### Activity
Return every line from the one with "A pump lifts" through the one with "Line data for", inclusive, exactly as it appears below.

*** Dataset records ***

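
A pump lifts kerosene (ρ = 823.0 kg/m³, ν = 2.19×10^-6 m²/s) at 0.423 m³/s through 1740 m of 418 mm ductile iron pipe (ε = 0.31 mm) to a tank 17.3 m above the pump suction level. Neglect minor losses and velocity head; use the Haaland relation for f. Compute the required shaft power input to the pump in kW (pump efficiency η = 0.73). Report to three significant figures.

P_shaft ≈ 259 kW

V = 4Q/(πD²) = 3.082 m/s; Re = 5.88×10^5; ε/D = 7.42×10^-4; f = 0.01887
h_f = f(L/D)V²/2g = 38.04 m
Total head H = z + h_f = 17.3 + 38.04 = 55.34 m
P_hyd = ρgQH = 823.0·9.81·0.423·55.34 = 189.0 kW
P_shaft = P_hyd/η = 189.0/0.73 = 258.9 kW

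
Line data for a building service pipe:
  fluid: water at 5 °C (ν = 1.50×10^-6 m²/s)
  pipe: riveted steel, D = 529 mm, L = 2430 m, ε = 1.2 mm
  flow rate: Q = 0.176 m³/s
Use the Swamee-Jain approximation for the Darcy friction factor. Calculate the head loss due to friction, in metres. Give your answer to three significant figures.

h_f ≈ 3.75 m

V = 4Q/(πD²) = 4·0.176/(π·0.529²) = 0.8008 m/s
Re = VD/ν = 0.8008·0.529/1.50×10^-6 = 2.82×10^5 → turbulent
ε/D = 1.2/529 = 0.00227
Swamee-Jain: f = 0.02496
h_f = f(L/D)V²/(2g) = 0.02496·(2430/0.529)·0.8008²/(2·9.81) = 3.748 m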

***
*** Dataset records ***

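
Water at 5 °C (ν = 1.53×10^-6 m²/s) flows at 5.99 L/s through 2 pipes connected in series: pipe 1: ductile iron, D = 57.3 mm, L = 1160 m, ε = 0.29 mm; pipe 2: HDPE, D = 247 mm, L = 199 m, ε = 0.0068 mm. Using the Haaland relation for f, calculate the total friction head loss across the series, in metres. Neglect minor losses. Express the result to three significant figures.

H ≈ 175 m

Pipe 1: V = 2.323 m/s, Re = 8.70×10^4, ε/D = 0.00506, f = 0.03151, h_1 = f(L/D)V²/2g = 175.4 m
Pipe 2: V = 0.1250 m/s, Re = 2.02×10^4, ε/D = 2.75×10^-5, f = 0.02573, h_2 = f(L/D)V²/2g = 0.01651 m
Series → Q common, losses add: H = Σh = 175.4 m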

***

### Response
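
A pump lifts kerosene (ρ = 823.0 kg/m³, ν = 2.19×10^-6 m²/s) at 0.423 m³/s through 1740 m of 418 mm ductile iron pipe (ε = 0.31 mm) to a tank 17.3 m above the pump suction level. Neglect minor losses and velocity head; use the Haaland relation for f. Compute the required shaft power input to the pump in kW (pump efficiency η = 0.73). Report to three significant figures.

P_shaft ≈ 259 kW

V = 4Q/(πD²) = 3.082 m/s; Re = 5.88×10^5; ε/D = 7.42×10^-4; f = 0.01887
h_f = f(L/D)V²/2g = 38.04 m
Total head H = z + h_f = 17.3 + 38.04 = 55.34 m
P_hyd = ρgQH = 823.0·9.81·0.423·55.34 = 189.0 kW
P_shaft = P_hyd/η = 189.0/0.73 = 258.9 kW

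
Line data for a building service pipe: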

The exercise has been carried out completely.